[[ Supplied records open ]]

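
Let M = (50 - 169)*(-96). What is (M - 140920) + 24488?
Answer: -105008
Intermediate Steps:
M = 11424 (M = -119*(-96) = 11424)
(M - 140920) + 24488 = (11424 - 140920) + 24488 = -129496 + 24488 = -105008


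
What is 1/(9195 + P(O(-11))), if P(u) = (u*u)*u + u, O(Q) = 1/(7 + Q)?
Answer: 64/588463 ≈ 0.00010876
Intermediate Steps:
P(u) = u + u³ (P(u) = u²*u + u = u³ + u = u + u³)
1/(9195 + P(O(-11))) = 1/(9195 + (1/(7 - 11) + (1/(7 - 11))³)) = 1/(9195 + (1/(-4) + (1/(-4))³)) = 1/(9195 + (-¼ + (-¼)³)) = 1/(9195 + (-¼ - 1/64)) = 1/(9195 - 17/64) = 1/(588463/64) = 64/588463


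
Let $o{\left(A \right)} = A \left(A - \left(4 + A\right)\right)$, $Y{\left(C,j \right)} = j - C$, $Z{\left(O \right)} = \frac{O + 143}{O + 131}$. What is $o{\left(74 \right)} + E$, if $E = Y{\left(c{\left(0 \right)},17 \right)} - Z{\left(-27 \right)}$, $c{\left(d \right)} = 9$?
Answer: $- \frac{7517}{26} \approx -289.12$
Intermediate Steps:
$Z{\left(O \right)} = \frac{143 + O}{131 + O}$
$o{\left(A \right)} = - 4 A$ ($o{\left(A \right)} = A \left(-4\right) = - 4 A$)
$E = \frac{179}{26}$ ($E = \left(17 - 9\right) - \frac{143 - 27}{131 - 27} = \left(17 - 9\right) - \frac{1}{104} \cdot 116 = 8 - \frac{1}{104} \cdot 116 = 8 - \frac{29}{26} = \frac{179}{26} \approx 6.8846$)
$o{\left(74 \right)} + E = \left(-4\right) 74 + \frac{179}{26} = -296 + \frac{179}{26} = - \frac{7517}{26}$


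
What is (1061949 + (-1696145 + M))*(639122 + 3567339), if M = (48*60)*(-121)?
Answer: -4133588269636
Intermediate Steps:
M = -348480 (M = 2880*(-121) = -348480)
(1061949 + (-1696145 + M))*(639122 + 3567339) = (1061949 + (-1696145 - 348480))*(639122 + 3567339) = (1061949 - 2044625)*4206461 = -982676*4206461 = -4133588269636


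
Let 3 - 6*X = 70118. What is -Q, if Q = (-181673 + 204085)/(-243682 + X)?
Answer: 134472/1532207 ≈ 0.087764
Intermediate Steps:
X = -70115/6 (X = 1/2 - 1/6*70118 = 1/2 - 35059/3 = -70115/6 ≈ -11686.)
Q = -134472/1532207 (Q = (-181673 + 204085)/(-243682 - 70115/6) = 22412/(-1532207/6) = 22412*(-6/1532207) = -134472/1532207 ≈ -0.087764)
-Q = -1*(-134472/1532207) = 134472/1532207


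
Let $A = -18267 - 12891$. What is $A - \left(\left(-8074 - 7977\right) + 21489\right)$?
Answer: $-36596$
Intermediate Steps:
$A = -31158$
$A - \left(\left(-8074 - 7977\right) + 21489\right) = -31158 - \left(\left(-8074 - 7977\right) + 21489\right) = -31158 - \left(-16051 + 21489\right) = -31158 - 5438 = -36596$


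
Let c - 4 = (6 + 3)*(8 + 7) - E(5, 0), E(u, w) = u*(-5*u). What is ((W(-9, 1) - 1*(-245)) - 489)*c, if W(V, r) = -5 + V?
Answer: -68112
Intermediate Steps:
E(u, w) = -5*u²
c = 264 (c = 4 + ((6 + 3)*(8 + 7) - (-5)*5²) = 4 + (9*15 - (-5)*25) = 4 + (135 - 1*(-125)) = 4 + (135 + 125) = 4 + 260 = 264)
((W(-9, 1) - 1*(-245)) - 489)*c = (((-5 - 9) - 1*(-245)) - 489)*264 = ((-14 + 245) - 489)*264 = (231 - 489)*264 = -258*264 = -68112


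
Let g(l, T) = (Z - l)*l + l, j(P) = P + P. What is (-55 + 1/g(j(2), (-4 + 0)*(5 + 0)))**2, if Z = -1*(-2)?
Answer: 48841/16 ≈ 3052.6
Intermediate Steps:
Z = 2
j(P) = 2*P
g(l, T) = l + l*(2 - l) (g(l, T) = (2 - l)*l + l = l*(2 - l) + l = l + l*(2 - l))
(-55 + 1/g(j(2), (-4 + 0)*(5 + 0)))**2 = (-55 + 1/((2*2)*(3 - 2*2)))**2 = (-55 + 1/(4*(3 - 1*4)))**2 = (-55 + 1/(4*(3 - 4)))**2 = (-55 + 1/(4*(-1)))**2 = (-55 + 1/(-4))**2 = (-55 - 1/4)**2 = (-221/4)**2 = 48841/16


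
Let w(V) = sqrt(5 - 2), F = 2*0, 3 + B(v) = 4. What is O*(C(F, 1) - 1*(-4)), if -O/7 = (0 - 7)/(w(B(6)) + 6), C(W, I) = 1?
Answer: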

[[ Supplied records closed ]]
[[ Supplied records open ]]

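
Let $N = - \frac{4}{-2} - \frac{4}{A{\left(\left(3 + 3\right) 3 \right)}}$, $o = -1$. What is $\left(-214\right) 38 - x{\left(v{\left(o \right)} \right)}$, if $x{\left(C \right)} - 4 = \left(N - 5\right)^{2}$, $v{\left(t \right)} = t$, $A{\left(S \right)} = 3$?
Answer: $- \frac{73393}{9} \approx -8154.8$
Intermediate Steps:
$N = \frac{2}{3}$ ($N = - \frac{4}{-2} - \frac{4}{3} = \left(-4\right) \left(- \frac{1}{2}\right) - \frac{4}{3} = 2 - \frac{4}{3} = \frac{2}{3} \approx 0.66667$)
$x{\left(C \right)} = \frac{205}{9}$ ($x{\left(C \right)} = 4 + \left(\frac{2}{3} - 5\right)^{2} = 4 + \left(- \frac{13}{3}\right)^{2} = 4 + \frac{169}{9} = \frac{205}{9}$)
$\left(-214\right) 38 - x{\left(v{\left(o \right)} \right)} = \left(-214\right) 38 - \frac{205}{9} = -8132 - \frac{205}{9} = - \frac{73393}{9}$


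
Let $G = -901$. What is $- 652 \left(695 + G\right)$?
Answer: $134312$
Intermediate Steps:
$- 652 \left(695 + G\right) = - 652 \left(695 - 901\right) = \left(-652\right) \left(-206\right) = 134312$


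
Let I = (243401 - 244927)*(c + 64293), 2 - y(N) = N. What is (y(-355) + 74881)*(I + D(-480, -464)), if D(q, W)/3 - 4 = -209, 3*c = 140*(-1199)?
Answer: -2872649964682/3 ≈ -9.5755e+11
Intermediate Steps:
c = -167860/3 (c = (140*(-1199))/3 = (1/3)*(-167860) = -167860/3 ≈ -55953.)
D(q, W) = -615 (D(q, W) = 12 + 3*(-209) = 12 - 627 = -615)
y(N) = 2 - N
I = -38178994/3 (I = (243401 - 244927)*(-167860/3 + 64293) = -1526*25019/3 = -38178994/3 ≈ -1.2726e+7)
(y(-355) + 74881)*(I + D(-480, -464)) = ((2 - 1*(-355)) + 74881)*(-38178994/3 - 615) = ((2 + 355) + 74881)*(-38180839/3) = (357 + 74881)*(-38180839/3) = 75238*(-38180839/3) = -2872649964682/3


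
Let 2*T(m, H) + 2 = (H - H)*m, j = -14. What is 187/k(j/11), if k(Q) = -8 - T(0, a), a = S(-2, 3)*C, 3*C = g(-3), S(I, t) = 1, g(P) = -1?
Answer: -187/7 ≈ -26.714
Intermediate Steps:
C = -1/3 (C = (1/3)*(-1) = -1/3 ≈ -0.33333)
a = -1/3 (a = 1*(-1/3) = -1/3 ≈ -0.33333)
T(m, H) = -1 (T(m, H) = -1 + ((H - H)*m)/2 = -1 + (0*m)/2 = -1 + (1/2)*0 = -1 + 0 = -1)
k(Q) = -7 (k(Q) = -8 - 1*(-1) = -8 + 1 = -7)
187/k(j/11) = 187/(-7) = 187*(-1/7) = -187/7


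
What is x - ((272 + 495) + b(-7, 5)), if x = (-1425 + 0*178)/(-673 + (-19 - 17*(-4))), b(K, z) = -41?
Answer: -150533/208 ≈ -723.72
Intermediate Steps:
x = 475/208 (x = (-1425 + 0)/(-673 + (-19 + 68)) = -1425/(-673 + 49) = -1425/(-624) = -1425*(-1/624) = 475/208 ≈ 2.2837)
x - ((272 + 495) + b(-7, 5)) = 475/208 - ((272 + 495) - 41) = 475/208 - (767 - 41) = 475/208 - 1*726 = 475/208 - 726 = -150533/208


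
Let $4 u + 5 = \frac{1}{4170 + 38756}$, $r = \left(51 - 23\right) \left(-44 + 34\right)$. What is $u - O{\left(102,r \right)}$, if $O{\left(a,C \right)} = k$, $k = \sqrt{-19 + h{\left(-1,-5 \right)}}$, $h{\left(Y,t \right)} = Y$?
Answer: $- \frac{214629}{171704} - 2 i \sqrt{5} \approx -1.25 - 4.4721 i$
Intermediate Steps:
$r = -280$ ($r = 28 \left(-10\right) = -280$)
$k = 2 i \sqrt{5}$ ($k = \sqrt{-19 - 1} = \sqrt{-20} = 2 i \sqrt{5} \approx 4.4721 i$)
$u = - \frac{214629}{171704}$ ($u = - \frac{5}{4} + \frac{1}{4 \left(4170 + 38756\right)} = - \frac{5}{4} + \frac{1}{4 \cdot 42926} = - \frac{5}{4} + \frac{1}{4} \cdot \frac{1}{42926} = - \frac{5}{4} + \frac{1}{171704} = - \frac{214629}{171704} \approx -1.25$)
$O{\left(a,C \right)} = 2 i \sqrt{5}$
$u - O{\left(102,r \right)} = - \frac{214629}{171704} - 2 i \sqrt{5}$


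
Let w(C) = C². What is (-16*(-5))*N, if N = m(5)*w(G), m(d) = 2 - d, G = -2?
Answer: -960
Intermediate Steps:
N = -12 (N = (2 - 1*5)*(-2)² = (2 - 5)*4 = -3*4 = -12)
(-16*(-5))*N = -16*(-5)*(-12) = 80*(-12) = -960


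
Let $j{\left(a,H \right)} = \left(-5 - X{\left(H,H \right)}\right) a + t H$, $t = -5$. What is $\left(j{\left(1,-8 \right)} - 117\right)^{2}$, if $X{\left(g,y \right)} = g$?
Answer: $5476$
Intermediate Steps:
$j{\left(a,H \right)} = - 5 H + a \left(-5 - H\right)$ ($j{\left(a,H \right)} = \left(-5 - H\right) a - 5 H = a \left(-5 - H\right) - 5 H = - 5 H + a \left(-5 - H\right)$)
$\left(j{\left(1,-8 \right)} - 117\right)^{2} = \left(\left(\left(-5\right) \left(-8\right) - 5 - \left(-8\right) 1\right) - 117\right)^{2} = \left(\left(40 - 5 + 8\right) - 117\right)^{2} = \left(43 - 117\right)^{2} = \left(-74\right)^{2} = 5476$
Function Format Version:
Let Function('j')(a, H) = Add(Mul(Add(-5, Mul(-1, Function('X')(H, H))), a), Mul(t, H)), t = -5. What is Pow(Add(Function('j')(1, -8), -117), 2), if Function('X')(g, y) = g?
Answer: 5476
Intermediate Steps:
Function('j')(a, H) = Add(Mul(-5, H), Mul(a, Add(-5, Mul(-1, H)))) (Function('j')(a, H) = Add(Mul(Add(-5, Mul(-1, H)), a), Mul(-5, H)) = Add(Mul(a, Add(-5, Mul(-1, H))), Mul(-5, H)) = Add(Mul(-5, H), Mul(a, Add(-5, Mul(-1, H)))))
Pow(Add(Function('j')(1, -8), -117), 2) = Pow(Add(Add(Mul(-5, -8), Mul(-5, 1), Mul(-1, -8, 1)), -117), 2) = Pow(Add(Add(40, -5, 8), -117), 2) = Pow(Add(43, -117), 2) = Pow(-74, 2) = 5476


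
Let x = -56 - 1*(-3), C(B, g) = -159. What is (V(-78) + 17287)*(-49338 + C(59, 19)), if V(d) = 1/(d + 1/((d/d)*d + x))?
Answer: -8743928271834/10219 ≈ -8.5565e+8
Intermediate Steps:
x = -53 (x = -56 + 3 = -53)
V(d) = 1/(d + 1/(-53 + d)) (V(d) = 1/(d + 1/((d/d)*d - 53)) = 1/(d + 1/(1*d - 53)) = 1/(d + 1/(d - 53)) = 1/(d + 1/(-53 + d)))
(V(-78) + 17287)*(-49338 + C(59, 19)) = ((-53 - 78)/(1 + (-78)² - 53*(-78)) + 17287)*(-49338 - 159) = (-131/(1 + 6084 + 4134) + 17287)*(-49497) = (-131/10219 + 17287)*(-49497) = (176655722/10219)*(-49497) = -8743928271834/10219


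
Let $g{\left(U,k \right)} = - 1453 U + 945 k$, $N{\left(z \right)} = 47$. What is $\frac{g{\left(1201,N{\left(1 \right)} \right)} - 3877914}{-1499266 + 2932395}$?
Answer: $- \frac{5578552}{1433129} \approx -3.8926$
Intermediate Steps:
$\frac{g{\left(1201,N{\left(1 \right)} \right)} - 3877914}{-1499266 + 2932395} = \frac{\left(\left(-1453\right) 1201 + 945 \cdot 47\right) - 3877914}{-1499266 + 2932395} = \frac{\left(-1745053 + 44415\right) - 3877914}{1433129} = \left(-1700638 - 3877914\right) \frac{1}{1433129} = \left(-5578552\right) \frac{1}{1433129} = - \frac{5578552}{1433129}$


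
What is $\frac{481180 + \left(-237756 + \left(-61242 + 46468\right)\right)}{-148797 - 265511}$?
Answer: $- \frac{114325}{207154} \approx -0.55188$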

[[ Supplied records closed ]]
[[ Supplied records open ]]

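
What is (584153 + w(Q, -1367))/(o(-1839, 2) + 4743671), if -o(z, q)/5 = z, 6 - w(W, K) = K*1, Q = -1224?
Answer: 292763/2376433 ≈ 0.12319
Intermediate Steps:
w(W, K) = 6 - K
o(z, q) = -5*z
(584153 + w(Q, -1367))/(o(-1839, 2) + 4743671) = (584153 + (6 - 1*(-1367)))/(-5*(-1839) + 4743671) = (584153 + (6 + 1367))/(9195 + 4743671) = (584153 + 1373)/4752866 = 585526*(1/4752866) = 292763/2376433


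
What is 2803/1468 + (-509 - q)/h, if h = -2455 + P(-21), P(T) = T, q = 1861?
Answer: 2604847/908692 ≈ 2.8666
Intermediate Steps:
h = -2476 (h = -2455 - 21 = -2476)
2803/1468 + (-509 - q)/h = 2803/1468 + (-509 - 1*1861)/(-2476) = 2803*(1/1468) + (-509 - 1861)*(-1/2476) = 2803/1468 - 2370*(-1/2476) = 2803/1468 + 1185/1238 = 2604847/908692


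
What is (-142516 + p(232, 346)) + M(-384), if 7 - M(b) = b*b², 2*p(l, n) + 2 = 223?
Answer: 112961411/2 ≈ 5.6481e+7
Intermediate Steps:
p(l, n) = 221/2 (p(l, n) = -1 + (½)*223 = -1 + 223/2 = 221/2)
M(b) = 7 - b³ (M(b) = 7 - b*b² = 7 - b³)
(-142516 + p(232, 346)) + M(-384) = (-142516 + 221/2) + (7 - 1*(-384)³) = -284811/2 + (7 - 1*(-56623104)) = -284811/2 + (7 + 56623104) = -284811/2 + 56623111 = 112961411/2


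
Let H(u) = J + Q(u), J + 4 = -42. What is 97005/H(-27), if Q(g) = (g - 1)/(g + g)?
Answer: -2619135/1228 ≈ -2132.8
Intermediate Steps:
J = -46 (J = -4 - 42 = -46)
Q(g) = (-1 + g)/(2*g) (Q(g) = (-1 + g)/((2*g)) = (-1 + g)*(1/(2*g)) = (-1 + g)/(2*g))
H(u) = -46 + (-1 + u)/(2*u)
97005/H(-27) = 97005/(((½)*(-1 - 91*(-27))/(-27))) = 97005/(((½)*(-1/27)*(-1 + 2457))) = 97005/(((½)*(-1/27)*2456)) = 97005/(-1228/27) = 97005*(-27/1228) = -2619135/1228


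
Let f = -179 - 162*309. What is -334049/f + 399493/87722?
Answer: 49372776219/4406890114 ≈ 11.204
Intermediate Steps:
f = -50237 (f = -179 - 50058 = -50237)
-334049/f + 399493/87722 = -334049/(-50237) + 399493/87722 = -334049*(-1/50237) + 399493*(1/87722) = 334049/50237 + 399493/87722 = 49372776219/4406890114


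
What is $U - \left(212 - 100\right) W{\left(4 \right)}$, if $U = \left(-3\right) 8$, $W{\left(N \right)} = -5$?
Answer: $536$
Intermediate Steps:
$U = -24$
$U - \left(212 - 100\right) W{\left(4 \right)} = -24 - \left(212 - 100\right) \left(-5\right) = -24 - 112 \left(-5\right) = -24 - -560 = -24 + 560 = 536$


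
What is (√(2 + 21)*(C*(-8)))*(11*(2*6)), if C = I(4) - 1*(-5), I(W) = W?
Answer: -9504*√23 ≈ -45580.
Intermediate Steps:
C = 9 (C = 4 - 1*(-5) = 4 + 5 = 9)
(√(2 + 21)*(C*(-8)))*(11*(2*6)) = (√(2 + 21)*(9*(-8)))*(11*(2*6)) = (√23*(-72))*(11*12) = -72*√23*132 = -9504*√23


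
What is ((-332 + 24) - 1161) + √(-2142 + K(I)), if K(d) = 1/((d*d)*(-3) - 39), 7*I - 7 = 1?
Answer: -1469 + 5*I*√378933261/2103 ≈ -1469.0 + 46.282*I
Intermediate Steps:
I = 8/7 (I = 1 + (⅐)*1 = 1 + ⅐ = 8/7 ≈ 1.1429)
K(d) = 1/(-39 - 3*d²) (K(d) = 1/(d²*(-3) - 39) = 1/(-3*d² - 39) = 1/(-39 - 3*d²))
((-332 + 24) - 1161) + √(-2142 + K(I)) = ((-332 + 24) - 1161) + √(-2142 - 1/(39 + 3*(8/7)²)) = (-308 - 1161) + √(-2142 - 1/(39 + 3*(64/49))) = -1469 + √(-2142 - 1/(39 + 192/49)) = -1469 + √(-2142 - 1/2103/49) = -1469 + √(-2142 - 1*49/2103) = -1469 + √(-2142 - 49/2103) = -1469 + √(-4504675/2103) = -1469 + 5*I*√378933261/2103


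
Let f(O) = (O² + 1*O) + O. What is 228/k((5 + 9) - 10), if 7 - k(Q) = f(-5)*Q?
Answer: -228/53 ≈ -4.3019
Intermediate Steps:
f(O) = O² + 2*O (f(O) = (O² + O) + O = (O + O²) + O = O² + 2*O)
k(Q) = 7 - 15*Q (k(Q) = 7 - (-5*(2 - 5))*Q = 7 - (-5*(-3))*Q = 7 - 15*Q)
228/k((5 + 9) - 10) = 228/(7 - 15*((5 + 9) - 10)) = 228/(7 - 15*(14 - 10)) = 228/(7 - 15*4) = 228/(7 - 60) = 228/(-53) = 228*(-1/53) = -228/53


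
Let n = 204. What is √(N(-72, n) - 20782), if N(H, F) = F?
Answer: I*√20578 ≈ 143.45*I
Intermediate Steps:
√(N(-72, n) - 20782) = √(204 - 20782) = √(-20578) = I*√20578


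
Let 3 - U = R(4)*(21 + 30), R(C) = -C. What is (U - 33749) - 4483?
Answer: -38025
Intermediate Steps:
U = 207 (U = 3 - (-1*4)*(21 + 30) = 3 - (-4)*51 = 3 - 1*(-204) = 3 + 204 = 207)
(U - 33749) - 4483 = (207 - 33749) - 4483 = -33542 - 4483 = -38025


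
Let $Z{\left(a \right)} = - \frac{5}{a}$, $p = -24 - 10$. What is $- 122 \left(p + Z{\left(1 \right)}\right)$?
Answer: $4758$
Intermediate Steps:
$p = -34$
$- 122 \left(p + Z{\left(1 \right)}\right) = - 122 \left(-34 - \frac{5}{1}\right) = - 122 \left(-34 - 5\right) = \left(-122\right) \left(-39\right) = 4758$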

[[ Supplied records closed ]]

• [Task prompt]:
The response should hold exactly the lines starting at the line with "Let g(l, T)" and ending at the line with "Answer: 48841/16 ≈ 3052.6", and no other line of the material above.

• [Answer below]:
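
Let g(l, T) = (Z - l)*l + l, j(P) = P + P. What is (-55 + 1/g(j(2), (-4 + 0)*(5 + 0)))**2, if Z = -1*(-2)?
Answer: 48841/16 ≈ 3052.6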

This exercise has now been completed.